TRY IT: Each of the lines below must be retyped character for character.
□ □ □
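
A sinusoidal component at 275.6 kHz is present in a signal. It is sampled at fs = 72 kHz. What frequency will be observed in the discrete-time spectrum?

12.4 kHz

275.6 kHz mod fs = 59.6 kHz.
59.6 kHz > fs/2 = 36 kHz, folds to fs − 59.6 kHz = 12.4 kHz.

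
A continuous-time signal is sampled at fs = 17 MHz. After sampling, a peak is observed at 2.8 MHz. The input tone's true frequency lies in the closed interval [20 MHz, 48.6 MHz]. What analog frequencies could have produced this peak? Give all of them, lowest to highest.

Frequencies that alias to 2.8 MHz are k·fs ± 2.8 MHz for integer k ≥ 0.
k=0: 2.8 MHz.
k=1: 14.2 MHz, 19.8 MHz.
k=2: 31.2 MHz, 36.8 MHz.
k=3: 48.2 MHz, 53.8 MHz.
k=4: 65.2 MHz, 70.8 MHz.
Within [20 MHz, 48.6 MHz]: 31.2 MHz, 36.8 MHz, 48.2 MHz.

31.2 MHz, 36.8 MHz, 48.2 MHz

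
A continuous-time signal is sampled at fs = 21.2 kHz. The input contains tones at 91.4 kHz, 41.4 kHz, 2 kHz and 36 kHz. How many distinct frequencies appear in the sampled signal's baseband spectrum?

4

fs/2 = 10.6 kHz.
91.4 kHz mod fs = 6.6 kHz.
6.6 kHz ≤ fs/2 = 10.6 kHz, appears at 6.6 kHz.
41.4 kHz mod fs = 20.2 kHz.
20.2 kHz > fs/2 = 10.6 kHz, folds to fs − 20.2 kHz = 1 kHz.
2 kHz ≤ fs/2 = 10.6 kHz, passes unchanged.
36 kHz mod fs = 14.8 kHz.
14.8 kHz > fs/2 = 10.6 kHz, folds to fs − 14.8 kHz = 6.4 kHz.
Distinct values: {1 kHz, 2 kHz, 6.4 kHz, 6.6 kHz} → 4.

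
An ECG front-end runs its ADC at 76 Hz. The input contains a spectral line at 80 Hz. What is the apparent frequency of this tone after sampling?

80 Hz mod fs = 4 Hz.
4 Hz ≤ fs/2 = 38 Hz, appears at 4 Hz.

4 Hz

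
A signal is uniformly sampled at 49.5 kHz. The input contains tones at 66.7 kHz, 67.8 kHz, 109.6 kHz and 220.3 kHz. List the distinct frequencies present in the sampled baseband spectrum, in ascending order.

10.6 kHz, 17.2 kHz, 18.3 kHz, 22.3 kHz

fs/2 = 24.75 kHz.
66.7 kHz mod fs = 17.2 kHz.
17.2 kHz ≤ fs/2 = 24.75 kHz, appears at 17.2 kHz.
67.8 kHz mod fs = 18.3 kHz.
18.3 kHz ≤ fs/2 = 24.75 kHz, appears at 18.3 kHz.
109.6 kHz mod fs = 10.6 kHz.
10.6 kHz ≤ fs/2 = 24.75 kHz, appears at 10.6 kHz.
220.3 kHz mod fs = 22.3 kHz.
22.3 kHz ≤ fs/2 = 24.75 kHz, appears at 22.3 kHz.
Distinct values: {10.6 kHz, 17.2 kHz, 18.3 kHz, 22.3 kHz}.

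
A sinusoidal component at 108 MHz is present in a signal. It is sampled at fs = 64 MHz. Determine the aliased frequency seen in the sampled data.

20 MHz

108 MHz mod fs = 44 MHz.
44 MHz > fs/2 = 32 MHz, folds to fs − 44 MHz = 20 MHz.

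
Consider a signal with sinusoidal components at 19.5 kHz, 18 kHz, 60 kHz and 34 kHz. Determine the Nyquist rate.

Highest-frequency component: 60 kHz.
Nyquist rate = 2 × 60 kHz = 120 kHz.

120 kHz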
□ □ □
SOLVED EXERCISE:
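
A sinusoidal component at 275.6 kHz is present in a signal. It is sampled at fs = 72 kHz. What frequency will be observed in the discrete-time spectrum?

12.4 kHz

275.6 kHz mod fs = 59.6 kHz.
59.6 kHz > fs/2 = 36 kHz, folds to fs − 59.6 kHz = 12.4 kHz.

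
A continuous-time signal is sampled at fs = 17 MHz. After sampling, a peak is observed at 2.8 MHz. The input tone's true frequency lies in the closed interval [20 MHz, 48.6 MHz]. What analog frequencies could have produced this peak? Give all of them, lowest to highest.

Frequencies that alias to 2.8 MHz are k·fs ± 2.8 MHz for integer k ≥ 0.
k=0: 2.8 MHz.
k=1: 14.2 MHz, 19.8 MHz.
k=2: 31.2 MHz, 36.8 MHz.
k=3: 48.2 MHz, 53.8 MHz.
k=4: 65.2 MHz, 70.8 MHz.
Within [20 MHz, 48.6 MHz]: 31.2 MHz, 36.8 MHz, 48.2 MHz.

31.2 MHz, 36.8 MHz, 48.2 MHz

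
A continuous-time signal is sampled at fs = 21.2 kHz. The input contains tones at 91.4 kHz, 41.4 kHz, 2 kHz and 36 kHz. How many distinct frequencies appear in the sampled signal's baseband spectrum?

4

fs/2 = 10.6 kHz.
91.4 kHz mod fs = 6.6 kHz.
6.6 kHz ≤ fs/2 = 10.6 kHz, appears at 6.6 kHz.
41.4 kHz mod fs = 20.2 kHz.
20.2 kHz > fs/2 = 10.6 kHz, folds to fs − 20.2 kHz = 1 kHz.
2 kHz ≤ fs/2 = 10.6 kHz, passes unchanged.
36 kHz mod fs = 14.8 kHz.
14.8 kHz > fs/2 = 10.6 kHz, folds to fs − 14.8 kHz = 6.4 kHz.
Distinct values: {1 kHz, 2 kHz, 6.4 kHz, 6.6 kHz} → 4.

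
An ECG front-end runs its ADC at 76 Hz. The input contains a spectral line at 80 Hz. What is the apparent frequency of this tone after sampling?

80 Hz mod fs = 4 Hz.
4 Hz ≤ fs/2 = 38 Hz, appears at 4 Hz.

4 Hz

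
A signal is uniformly sampled at 49.5 kHz. The input contains tones at 66.7 kHz, 67.8 kHz, 109.6 kHz and 220.3 kHz. List the distinct frequencies present in the sampled baseband spectrum, in ascending order.

10.6 kHz, 17.2 kHz, 18.3 kHz, 22.3 kHz

fs/2 = 24.75 kHz.
66.7 kHz mod fs = 17.2 kHz.
17.2 kHz ≤ fs/2 = 24.75 kHz, appears at 17.2 kHz.
67.8 kHz mod fs = 18.3 kHz.
18.3 kHz ≤ fs/2 = 24.75 kHz, appears at 18.3 kHz.
109.6 kHz mod fs = 10.6 kHz.
10.6 kHz ≤ fs/2 = 24.75 kHz, appears at 10.6 kHz.
220.3 kHz mod fs = 22.3 kHz.
22.3 kHz ≤ fs/2 = 24.75 kHz, appears at 22.3 kHz.
Distinct values: {10.6 kHz, 17.2 kHz, 18.3 kHz, 22.3 kHz}.

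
A sinusoidal component at 108 MHz is present in a signal. It is sampled at fs = 64 MHz. Determine the aliased frequency seen in the sampled data.

20 MHz

108 MHz mod fs = 44 MHz.
44 MHz > fs/2 = 32 MHz, folds to fs − 44 MHz = 20 MHz.

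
Consider a signal with sinusoidal components at 19.5 kHz, 18 kHz, 60 kHz and 34 kHz. Determine the Nyquist rate.

Highest-frequency component: 60 kHz.
Nyquist rate = 2 × 60 kHz = 120 kHz.

120 kHz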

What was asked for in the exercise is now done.